[Stored data]

------------------------

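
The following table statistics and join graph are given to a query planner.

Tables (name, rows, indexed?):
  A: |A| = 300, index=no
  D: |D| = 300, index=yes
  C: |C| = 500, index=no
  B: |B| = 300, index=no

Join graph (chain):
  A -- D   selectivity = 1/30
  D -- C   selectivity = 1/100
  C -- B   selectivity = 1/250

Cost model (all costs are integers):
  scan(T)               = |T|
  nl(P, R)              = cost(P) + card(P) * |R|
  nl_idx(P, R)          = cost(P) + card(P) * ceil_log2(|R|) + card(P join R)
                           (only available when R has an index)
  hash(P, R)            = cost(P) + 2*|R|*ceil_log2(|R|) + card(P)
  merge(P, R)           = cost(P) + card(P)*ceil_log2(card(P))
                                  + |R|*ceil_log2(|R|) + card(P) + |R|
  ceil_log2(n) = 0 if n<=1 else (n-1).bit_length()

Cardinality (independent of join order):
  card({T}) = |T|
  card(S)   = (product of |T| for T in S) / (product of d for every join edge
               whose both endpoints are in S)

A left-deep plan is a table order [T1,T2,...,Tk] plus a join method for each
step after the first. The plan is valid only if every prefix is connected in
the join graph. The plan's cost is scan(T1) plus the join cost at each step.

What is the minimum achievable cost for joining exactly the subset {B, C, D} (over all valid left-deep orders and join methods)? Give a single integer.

Selinger DP over subsets of {B,C,D}:
  {D}: scan cost=300, card=300
  {C}: scan cost=500, card=500
  {B}: scan cost=300, card=300
  {CD}: card=1500; try (D,hash)→6400, (D,nl_idx)→6500, (C,merge)→8300, (D,merge)→8500, (C,hash)→9600, (C,nl)→150300 …(+1); best=6400 via (D,hash)
  {BC}: card=600; try (B,hash)→6400, (C,merge)→8300, (B,merge)→8500, (C,hash)→9600, (C,nl)→150300, (B,nl)→150500; best=6400 via (B,hash)
  {BCD}: card=1800; try (D,hash)→12400, (B,hash)→13300, (D,nl_idx)→13600, (D,merge)→16000, (B,merge)→27400, (D,nl)→186400 …(+1); best=12400 via (D,hash)

12400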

------------------------

About this task: A word-for-word restatement of all the records is required.

Reply:
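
The following table statistics and join graph are given to a query planner.

Tables (name, rows, indexed?):
  A: |A| = 300, index=no
  D: |D| = 300, index=yes
  C: |C| = 500, index=no
  B: |B| = 300, index=no

Join graph (chain):
  A -- D   selectivity = 1/30
  D -- C   selectivity = 1/100
  C -- B   selectivity = 1/250

Cost model (all costs are integers):
  scan(T)               = |T|
  nl(P, R)              = cost(P) + card(P) * |R|
  nl_idx(P, R)          = cost(P) + card(P) * ceil_log2(|R|) + card(P join R)
                           (only available when R has an index)
  hash(P, R)            = cost(P) + 2*|R|*ceil_log2(|R|) + card(P)
  merge(P, R)           = cost(P) + card(P)*ceil_log2(card(P))
                                  + |R|*ceil_log2(|R|) + card(P) + |R|
  ceil_log2(n) = 0 if n<=1 else (n-1).bit_length()

Cardinality (independent of join order):
  card({T}) = |T|
  card(S)   = (product of |T| for T in S) / (product of d for every join edge
               whose both endpoints are in S)

A left-deep plan is a table order [T1,T2,...,Tk] plus a join method for each
step after the first. The plan is valid only if every prefix is connected in
the join graph. The plan's cost is scan(T1) plus the join cost at each step.

What is the minimum achievable cost for joining exactly the subset {B, C, D} (over all valid left-deep orders and join methods)? Give a single integer.

Selinger DP over subsets of {B,C,D}:
  {D}: scan cost=300, card=300
  {C}: scan cost=500, card=500
  {B}: scan cost=300, card=300
  {CD}: card=1500; try (D,hash)→6400, (D,nl_idx)→6500, (C,merge)→8300, (D,merge)→8500, (C,hash)→9600, (C,nl)→150300 …(+1); best=6400 via (D,hash)
  {BC}: card=600; try (B,hash)→6400, (C,merge)→8300, (B,merge)→8500, (C,hash)→9600, (C,nl)→150300, (B,nl)→150500; best=6400 via (B,hash)
  {BCD}: card=1800; try (D,hash)→12400, (B,hash)→13300, (D,nl_idx)→13600, (D,merge)→16000, (B,merge)→27400, (D,nl)→186400 …(+1); best=12400 via (D,hash)

12400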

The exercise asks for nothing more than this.